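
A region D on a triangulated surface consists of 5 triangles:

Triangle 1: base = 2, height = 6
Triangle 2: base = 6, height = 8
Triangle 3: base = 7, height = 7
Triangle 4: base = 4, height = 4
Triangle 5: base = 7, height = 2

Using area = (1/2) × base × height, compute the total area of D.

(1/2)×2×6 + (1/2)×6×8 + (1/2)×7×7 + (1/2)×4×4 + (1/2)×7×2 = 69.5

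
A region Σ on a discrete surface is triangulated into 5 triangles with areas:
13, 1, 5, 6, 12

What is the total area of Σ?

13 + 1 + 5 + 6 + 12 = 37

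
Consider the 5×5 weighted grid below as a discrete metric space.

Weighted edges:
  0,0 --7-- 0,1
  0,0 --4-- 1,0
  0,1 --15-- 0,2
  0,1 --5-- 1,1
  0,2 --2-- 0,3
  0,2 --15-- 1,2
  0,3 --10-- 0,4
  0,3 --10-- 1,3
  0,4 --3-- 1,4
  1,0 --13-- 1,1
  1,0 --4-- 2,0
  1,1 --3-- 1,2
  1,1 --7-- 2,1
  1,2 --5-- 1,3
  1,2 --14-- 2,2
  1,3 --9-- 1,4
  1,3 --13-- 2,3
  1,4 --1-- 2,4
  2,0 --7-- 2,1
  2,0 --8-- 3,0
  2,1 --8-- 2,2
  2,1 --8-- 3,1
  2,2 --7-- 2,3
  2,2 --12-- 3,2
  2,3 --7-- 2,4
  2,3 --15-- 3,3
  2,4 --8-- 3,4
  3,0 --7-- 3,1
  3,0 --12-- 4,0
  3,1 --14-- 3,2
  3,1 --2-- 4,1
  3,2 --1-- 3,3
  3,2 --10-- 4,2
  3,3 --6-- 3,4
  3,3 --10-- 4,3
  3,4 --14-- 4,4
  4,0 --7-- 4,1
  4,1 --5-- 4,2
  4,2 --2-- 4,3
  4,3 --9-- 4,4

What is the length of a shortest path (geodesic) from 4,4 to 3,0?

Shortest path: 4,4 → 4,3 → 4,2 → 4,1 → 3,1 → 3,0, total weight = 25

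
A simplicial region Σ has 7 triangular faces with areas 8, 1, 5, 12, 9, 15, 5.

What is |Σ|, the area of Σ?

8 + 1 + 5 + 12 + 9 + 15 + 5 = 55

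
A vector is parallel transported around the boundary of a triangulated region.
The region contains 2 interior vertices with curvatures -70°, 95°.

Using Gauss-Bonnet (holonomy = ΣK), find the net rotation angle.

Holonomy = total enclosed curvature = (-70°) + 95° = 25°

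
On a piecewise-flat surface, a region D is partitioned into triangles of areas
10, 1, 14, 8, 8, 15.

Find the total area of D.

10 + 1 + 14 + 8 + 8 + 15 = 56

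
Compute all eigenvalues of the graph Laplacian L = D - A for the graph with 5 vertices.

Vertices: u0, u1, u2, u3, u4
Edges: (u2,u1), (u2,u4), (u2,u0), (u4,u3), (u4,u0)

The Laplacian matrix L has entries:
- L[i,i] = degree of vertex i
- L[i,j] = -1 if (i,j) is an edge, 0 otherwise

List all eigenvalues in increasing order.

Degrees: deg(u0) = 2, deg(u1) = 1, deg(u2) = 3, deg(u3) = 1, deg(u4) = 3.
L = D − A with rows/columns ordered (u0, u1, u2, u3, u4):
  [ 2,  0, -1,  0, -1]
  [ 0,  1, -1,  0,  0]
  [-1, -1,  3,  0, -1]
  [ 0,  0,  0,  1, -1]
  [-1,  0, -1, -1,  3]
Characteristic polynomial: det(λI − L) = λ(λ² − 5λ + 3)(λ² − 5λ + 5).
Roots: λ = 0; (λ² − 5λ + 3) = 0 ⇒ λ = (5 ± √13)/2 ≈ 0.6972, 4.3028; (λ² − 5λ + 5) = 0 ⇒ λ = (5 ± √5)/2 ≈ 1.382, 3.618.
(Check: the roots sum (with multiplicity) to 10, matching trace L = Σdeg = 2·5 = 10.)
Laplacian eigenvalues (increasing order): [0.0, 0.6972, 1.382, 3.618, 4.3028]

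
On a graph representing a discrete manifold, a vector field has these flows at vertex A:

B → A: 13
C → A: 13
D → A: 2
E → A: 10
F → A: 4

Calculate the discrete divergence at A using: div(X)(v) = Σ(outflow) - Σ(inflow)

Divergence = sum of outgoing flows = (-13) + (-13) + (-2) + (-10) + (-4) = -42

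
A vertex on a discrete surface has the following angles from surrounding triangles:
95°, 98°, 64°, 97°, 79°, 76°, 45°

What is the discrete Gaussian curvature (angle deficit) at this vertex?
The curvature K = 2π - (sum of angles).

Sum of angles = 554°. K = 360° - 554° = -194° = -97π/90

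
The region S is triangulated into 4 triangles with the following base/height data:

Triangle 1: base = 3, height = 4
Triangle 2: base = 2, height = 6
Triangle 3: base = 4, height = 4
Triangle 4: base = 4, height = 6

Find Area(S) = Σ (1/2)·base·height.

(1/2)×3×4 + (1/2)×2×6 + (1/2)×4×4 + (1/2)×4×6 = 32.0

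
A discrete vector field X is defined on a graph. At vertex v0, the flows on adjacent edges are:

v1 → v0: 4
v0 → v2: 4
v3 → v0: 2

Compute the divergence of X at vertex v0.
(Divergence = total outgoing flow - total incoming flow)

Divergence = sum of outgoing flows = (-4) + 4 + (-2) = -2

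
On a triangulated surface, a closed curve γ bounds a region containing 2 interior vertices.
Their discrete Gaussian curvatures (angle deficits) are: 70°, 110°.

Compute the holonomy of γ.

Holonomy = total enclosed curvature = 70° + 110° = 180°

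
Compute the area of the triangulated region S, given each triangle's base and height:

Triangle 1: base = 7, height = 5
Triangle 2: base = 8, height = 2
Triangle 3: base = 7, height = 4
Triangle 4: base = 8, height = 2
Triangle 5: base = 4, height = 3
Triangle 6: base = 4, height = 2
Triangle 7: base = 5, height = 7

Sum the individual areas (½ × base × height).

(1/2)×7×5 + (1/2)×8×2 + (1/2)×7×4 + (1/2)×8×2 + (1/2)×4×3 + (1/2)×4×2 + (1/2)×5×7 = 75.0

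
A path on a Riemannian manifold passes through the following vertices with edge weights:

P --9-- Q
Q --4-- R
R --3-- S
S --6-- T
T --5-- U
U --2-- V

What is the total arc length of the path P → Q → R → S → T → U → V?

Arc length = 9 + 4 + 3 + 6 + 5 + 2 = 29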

[ASSIGNMENT]
In the entries above, find lines with "graph" and copy each.

[EXERCISE SOLUTION]
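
Compute all eigenvalues of the graph Laplacian L = D - A for the graph with 5 vertices.
On a graph representing a discrete manifold, a vector field has these flows at vertex A:
A discrete vector field X is defined on a graph. At vertex v0, the flows on adjacent edges are: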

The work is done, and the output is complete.